Output each line of the data word for word, from the first through the line that holds "- €3,800 annual", and leave off whatever follows.
==== Data for analysis ====
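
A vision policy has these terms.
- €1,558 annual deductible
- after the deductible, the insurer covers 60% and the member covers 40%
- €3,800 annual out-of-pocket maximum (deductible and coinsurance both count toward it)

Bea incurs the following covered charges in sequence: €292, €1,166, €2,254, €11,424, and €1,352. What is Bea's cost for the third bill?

€961.60

#1 (€292): entire amount goes to the deductible. Cost to member: €292. OOP to date €292.
#2 (€1,166): all of it applies to the deductible. Cost to member: €1,166. OOP to date €1,458.
#3 (€2,254): deductible takes €100, €2,154 remains; member's 40% is €861.60. Cost to member: €961.60. OOP to date €2,419.60.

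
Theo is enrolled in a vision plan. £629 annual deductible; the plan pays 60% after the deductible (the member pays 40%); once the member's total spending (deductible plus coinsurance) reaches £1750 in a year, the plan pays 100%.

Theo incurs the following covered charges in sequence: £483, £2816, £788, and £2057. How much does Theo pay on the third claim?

£53

Claim 1 (£483): fully absorbed by the deductible. Cost to member: £483. OOP to date £483.
Claim 2 (£2816): £146 to deductible, leaving £2670; member's 40% is £1068. Member pays £1214; OOP now £1697.
Claim 3 (£788): deductible already satisfied, so member's share is 40% × £788 = £315.20. OOP would hit £2012.20 > £1750, so the cap limits the member to £1750 − £1697 = £53.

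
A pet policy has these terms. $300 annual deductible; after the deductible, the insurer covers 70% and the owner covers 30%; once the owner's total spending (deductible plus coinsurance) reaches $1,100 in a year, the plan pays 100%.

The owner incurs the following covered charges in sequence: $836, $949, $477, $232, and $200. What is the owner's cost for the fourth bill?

$69.60

#1 ($836): $300 to deductible, leaving $536; owner's 30% is $160.80. Owner owes $460.80 (running OOP $460.80).
#2 ($949): 30% coinsurance on $949 = $284.70. Owner pays $284.70; OOP now $745.50.
#3 ($477): deductible met; 30% of $477 = $143.10. Owner pays $143.10; OOP now $888.60.
#4 ($232): deductible already satisfied, so owner's share is 30% × $232 = $69.60. Cost to owner: $69.60. OOP to date $958.20.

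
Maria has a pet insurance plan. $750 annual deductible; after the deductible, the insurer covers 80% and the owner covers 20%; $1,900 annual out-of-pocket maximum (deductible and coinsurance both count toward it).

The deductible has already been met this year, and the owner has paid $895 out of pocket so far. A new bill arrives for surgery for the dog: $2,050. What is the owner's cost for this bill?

$410

The deductible is already satisfied, so the full bill goes to coinsurance.
Coinsurance: $2,050 × 20% = $410.
Cumulative spending $895 + $410 = $1,305 stays under the $1,900 maximum.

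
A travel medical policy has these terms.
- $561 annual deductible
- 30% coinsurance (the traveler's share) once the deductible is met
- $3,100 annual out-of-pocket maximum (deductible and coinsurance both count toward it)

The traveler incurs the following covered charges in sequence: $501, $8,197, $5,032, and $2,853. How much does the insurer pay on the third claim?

$4,934.10

Claim 1 ($501): all of it applies to the deductible. Cost to traveler: $501. OOP to date $501. Plan pays $501 − $501 = $0.
Claim 2 ($8,197): deductible takes $60, $8,137 remains; coinsurance $8,137 × 30% = $2,441.10. Traveler owes $2,501.10 (running OOP $3,002.10). Plan pays $8,197 − $2,501.10 = $5,695.90.
Claim 3 ($5,032): deductible already satisfied, so traveler's share is 30% × $5,032 = $1,509.60. OOP would hit $4,511.70 > $3,100, so the cap limits the traveler to $3,100 − $3,002.10 = $97.90. Insurer: $5,032 − $97.90 = $4,934.10.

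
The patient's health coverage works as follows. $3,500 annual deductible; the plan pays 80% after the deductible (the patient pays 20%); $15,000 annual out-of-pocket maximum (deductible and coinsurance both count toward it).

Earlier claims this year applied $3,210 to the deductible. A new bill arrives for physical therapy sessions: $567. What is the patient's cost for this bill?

$345.40

$3,210 of the $3,500 deductible is already met, leaving $290.
That leaves $567 − $290 = $277 for coinsurance.
20% of $277 = $55.40 falls to the patient.
That puts the patient's cost at $290 + $55.40 = $345.40 before any cap.
Total out-of-pocket so far would be $3,210 + $345.40 = $3,555.40, below the $15,000 cap — no reduction.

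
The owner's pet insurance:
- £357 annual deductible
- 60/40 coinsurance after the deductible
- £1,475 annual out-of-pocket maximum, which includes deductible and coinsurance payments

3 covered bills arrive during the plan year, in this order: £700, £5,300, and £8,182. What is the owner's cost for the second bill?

Claim 1 — £700: £357 finishes the deductible; £343 goes to coinsurance; coinsurance £343 × 40% = £137.20. Owner owes £494.20 (running OOP £494.20).
Claim 2 — £5,300: 40% coinsurance on £5,300 = £2,120. Adding that to £494.20 gives £2,614.20, past the £1,475 cap; owner pays only £1,475 − £494.20 = £980.80.

£980.80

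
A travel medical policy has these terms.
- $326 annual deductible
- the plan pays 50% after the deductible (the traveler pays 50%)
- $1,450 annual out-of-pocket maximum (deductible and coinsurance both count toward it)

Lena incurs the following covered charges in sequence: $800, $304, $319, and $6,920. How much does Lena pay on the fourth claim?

$575.50

Claim 1 ($800): $326 finishes the deductible; $474 goes to coinsurance; coinsurance $474 × 50% = $237. Traveler pays $563; OOP now $563.
Claim 2 ($304): 50% coinsurance on $304 = $152. Traveler pays $152; OOP now $715.
Claim 3 ($319): deductible met; 50% of $319 = $159.50. Traveler pays $159.50; OOP now $874.50.
Claim 4 ($6,920): deductible met; 50% of $6,920 = $3,460. Adding that to $874.50 gives $4,334.50, past the $1,450 cap; traveler pays only $1,450 − $874.50 = $575.50.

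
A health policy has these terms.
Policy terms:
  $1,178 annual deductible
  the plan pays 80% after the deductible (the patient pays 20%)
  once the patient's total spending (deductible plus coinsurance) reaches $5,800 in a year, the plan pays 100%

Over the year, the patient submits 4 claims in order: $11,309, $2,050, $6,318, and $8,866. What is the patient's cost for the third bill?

$1,263.60

Claim 1 — $11,309: $1,178 to deductible, leaving $10,131; coinsurance $10,131 × 20% = $2,026.20. Patient pays $3,204.20; OOP now $3,204.20.
Claim 2 — $2,050: 20% coinsurance on $2,050 = $410. Cost to patient: $410. OOP to date $3,614.20.
Claim 3 — $6,318: deductible already satisfied, so patient's share is 20% × $6,318 = $1,263.60. Cost to patient: $1,263.60. OOP to date $4,877.80.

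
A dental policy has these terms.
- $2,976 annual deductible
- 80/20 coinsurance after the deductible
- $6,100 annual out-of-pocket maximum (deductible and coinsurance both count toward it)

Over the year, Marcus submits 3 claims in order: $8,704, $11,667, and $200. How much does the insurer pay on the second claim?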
====
Expected answer >>
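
A vision policy has these terms.
- €1,558 annual deductible
- after the deductible, the insurer covers 60% and the member covers 40%
- €3,800 annual out-of-pocket maximum (deductible and coinsurance both count toward it)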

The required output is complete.